Directions for this task >> Reproduce only the lines that run from the line containing "Evaluate 2^4 using" to the end of the entries below, exactly as they stand.
== Data to examine ==
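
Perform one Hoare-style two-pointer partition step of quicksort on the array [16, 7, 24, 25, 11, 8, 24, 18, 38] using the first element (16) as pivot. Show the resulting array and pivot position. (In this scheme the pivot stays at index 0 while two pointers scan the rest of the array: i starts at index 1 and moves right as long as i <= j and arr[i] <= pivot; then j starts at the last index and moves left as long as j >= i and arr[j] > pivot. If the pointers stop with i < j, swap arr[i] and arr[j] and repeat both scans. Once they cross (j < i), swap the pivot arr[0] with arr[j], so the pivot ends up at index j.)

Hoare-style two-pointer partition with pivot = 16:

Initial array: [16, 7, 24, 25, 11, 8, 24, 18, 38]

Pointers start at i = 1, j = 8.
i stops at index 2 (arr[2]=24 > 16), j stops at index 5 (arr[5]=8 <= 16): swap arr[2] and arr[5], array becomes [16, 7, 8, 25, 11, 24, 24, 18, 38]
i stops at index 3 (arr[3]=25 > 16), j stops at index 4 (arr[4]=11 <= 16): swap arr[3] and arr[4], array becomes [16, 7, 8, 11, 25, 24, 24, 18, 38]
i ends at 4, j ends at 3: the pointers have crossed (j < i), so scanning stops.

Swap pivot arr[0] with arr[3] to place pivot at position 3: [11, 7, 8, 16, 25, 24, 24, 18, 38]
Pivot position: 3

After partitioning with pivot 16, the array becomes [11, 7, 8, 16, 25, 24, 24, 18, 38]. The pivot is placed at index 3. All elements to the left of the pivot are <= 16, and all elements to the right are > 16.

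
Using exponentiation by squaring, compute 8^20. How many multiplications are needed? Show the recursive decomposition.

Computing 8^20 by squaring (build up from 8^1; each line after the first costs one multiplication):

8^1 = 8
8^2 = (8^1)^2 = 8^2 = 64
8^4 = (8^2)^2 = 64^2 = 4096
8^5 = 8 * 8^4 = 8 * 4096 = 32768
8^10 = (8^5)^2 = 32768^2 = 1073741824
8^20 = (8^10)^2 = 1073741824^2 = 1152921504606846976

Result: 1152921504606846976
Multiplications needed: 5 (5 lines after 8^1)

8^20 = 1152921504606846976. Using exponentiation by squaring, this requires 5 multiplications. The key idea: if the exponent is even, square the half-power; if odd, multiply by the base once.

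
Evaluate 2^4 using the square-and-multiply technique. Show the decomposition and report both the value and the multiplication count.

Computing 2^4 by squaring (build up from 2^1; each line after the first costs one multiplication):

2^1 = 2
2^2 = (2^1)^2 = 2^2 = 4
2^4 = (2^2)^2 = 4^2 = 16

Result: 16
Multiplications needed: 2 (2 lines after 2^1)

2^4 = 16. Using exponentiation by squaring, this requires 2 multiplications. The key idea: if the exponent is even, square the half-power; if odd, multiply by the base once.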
===
Reply >>
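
Evaluate 2^4 using the square-and-multiply technique. Show the decomposition and report both the value and the multiplication count.

Computing 2^4 by squaring (build up from 2^1; each line after the first costs one multiplication):

2^1 = 2
2^2 = (2^1)^2 = 2^2 = 4
2^4 = (2^2)^2 = 4^2 = 16

Result: 16
Multiplications needed: 2 (2 lines after 2^1)

2^4 = 16. Using exponentiation by squaring, this requires 2 multiplications. The key idea: if the exponent is even, square the half-power; if odd, multiply by the base once.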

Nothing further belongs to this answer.